> _WHAT THE TASK ASKS_: A single count is required: the lines of the data below in which the word "suite" occurs.

Dataset records
────────────────────

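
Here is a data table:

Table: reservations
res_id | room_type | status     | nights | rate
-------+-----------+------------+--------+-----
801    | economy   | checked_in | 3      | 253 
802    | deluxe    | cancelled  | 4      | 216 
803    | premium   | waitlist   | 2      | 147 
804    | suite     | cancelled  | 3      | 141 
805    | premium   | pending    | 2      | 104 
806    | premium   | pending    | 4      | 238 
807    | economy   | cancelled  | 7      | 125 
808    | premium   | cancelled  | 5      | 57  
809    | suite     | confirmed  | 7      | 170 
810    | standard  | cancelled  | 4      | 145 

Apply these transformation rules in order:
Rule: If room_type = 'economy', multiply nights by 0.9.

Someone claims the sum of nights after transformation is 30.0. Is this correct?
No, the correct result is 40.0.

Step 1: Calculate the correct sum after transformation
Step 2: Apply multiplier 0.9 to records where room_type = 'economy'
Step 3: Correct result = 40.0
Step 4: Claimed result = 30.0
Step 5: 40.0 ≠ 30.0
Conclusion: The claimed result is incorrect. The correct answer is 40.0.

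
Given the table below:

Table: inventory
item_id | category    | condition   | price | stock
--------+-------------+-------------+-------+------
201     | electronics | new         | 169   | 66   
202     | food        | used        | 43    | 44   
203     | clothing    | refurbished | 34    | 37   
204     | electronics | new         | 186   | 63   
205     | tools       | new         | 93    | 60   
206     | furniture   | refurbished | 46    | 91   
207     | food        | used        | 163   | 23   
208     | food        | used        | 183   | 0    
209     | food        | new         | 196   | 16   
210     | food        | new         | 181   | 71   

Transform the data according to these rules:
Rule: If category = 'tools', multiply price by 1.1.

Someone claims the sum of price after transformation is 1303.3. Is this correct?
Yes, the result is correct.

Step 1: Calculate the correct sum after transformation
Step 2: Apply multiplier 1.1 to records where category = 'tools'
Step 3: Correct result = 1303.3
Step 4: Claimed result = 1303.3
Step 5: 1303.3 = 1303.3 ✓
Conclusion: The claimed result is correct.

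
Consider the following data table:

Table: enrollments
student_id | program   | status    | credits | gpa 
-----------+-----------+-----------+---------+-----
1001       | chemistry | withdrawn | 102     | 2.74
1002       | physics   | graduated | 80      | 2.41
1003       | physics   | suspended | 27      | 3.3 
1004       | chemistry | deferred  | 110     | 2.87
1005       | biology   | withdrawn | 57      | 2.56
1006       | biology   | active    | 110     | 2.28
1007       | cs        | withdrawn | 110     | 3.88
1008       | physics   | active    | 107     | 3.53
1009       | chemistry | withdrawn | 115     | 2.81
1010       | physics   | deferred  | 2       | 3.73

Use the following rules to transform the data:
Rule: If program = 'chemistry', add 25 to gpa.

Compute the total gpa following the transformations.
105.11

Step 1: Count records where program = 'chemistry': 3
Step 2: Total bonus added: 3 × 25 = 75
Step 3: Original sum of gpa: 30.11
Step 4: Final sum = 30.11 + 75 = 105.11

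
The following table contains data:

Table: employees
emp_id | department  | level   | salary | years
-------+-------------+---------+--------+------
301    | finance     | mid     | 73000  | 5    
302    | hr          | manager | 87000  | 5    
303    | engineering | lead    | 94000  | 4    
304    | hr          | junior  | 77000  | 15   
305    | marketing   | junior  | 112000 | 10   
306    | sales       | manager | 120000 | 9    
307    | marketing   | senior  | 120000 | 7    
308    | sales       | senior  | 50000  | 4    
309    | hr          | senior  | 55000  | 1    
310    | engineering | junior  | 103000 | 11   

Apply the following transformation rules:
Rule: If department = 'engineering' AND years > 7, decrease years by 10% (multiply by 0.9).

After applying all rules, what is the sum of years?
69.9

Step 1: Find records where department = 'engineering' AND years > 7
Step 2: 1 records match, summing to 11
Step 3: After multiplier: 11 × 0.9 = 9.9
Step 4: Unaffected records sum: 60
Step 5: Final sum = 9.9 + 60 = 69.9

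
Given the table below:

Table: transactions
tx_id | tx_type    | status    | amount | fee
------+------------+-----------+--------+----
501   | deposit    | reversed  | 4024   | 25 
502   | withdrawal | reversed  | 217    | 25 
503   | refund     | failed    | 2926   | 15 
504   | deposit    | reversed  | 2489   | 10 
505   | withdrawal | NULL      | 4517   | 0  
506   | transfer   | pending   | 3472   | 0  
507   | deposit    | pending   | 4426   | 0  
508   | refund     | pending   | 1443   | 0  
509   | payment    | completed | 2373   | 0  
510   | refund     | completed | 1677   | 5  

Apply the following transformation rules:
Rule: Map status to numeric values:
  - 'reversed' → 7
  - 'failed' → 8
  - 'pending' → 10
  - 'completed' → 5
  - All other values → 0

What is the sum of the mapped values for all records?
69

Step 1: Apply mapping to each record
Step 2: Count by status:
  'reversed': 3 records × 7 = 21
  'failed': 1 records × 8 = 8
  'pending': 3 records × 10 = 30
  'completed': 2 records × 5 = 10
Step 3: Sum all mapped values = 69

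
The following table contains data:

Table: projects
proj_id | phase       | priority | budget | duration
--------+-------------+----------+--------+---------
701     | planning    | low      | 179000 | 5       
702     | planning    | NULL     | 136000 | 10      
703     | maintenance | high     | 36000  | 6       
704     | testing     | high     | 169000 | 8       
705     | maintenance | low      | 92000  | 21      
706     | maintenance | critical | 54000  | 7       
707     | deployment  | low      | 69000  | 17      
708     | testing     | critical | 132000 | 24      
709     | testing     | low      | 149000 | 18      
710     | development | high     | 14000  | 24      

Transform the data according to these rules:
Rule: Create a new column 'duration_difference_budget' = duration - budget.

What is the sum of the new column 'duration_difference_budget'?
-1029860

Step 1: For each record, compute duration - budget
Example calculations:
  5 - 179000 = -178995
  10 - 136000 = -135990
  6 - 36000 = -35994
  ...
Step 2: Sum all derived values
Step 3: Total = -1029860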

────────────────────

> _WRITTEN RESPONSE_: 2